-- What the task requires --
The answer must be every line of the records below that contains the word "occurring", copied out.

-- Data entries --
┏━━
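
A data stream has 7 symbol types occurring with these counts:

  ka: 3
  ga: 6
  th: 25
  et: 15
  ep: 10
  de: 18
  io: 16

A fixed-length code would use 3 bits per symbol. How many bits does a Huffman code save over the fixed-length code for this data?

Fixed-length: 3 bits × 93 symbols = 279 bits.
Huffman merges:
combine ka(3), ga(6) → 9
combine 9, ep(10) → 19
combine et(15), io(16) → 31
combine de(18), 19 → 37
combine th(25), 31 → 56
combine 37, 56 → 93
Huffman total = 9 + 19 + 31 + 37 + 56 + 93 = 245 bits.
Saving = 279 − 245 = 34 bits.

34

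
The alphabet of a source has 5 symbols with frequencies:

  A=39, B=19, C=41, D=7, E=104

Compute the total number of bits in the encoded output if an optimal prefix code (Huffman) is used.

Merge the two smallest weights repeatedly:
combine D(7), B(19) → 26
combine 26, A(39) → 65
combine C(41), 65 → 106
combine E(104), 106 → 210
Each symbol's bit-cost is frequency × depth; summing gives 407 bits (equivalently 26 + 65 + 106 + 210).

407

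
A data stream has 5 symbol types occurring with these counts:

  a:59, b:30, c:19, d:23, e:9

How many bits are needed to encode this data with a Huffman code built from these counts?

300

Merge the two smallest weights repeatedly:
combine e(9), c(19) → 28
combine d(23), 28 → 51
combine b(30), 51 → 81
combine a(59), 81 → 140
Each symbol's bit-cost is frequency × depth; summing gives 300 bits (equivalently 28 + 51 + 81 + 140).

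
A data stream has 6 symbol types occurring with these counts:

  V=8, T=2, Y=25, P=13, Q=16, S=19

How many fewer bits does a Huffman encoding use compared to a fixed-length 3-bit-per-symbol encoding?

50

Fixed-length: 3 bits × 83 symbols = 249 bits.
Huffman merges:
T(2) + V(8) → 10
10 + P(13) → 23
Q(16) + S(19) → 35
23 + Y(25) → 48
35 + 48 → 83
Huffman total = 10 + 23 + 35 + 48 + 83 = 199 bits.
Saving = 249 − 199 = 50 bits.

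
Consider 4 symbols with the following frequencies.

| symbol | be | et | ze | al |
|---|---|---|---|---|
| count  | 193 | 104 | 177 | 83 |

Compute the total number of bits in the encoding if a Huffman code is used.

Merge the two smallest weights repeatedly:
al(83) + et(104) → 187
ze(177) + 187 → 364
be(193) + 364 → 557
Each symbol's bit-cost is frequency × depth; summing gives 1108 bits (equivalently 187 + 364 + 557).

1108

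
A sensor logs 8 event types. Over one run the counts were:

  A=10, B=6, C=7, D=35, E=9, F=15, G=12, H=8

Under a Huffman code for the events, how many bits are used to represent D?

2

Build the tree from the bottom:
B(6) + C(7) → 13
H(8) + E(9) → 17
A(10) + G(12) → 22
13 + F(15) → 28
17 + 22 → 39
28 + D(35) → 63
39 + 63 → 102
The subtree containing D is merged 2 times, so code length = 2.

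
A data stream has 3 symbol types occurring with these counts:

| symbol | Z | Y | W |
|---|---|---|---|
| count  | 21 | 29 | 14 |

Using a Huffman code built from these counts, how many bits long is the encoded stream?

99

Greedily combine the two least-frequent nodes:
combine W(14), Z(21) → 35
combine Y(29), 35 → 64
The encoded length is the sum of every internal node's weight: 35 + 64 = 99 bits.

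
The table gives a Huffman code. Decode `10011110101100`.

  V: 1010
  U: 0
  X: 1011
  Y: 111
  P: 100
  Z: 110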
┗━━
-- Answer to this task --
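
A data stream has 7 symbol types occurring with these counts:
A data stream has 5 symbol types occurring with these counts:
A data stream has 6 symbol types occurring with these counts:
A data stream has 3 symbol types occurring with these counts: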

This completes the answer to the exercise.